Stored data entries
════════
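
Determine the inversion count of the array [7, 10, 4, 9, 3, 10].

Finding inversions in [7, 10, 4, 9, 3, 10]:

(0, 2): arr[0]=7 > arr[2]=4
(0, 4): arr[0]=7 > arr[4]=3
(1, 2): arr[1]=10 > arr[2]=4
(1, 3): arr[1]=10 > arr[3]=9
(1, 4): arr[1]=10 > arr[4]=3
(2, 4): arr[2]=4 > arr[4]=3
(3, 4): arr[3]=9 > arr[4]=3

Total inversions: 7

The array has 7 inversion(s): (0,2), (0,4), (1,2), (1,3), (1,4), (2,4), (3,4). Each pair (i,j) satisfies i < j and arr[i] > arr[j].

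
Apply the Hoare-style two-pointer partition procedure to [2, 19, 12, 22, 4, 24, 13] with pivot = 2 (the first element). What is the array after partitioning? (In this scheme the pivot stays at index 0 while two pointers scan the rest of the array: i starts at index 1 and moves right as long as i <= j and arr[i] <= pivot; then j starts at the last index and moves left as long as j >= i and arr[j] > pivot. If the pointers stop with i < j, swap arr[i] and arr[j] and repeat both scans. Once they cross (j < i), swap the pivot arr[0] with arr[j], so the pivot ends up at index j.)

Hoare-style two-pointer partition with pivot = 2:

Initial array: [2, 19, 12, 22, 4, 24, 13]

Pointers start at i = 1, j = 6.
i ends at 1, j ends at 0: the pointers have crossed (j < i), so scanning stops.

j = 0, so swapping arr[0] with arr[j] leaves the pivot at position 0: [2, 19, 12, 22, 4, 24, 13]
Pivot position: 0

After partitioning with pivot 2, the array becomes [2, 19, 12, 22, 4, 24, 13]. The pivot is placed at index 0. All elements to the left of the pivot are <= 2, and all elements to the right are > 2.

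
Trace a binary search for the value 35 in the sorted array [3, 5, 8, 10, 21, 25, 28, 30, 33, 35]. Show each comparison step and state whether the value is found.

Binary search for 35 in [3, 5, 8, 10, 21, 25, 28, 30, 33, 35]:

lo=0, hi=9, mid=4, arr[mid]=21 -> 21 < 35, search right half
lo=5, hi=9, mid=7, arr[mid]=30 -> 30 < 35, search right half
lo=8, hi=9, mid=8, arr[mid]=33 -> 33 < 35, search right half
lo=9, hi=9, mid=9, arr[mid]=35 -> Found target at index 9!

Binary search finds 35 at index 9 after 4 comparisons. The search repeatedly halves the search space by comparing with the middle element.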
════════
__Exercise objective__. Every record is to be retyped exactly as given.

__Expected answer__.
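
Determine the inversion count of the array [7, 10, 4, 9, 3, 10].

Finding inversions in [7, 10, 4, 9, 3, 10]:

(0, 2): arr[0]=7 > arr[2]=4
(0, 4): arr[0]=7 > arr[4]=3
(1, 2): arr[1]=10 > arr[2]=4
(1, 3): arr[1]=10 > arr[3]=9
(1, 4): arr[1]=10 > arr[4]=3
(2, 4): arr[2]=4 > arr[4]=3
(3, 4): arr[3]=9 > arr[4]=3

Total inversions: 7

The array has 7 inversion(s): (0,2), (0,4), (1,2), (1,3), (1,4), (2,4), (3,4). Each pair (i,j) satisfies i < j and arr[i] > arr[j].

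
Apply the Hoare-style two-pointer partition procedure to [2, 19, 12, 22, 4, 24, 13] with pivot = 2 (the first element). What is the array after partitioning? (In this scheme the pivot stays at index 0 while two pointers scan the rest of the array: i starts at index 1 and moves right as long as i <= j and arr[i] <= pivot; then j starts at the last index and moves left as long as j >= i and arr[j] > pivot. If the pointers stop with i < j, swap arr[i] and arr[j] and repeat both scans. Once they cross (j < i), swap the pivot arr[0] with arr[j], so the pivot ends up at index j.)

Hoare-style two-pointer partition with pivot = 2:

Initial array: [2, 19, 12, 22, 4, 24, 13]

Pointers start at i = 1, j = 6.
i ends at 1, j ends at 0: the pointers have crossed (j < i), so scanning stops.

j = 0, so swapping arr[0] with arr[j] leaves the pivot at position 0: [2, 19, 12, 22, 4, 24, 13]
Pivot position: 0

After partitioning with pivot 2, the array becomes [2, 19, 12, 22, 4, 24, 13]. The pivot is placed at index 0. All elements to the left of the pivot are <= 2, and all elements to the right are > 2.

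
Trace a binary search for the value 35 in the sorted array [3, 5, 8, 10, 21, 25, 28, 30, 33, 35]. Show each comparison step and state whether the value is found.

Binary search for 35 in [3, 5, 8, 10, 21, 25, 28, 30, 33, 35]:

lo=0, hi=9, mid=4, arr[mid]=21 -> 21 < 35, search right half
lo=5, hi=9, mid=7, arr[mid]=30 -> 30 < 35, search right half
lo=8, hi=9, mid=8, arr[mid]=33 -> 33 < 35, search right half
lo=9, hi=9, mid=9, arr[mid]=35 -> Found target at index 9!

Binary search finds 35 at index 9 after 4 comparisons. The search repeatedly halves the search space by comparing with the middle element.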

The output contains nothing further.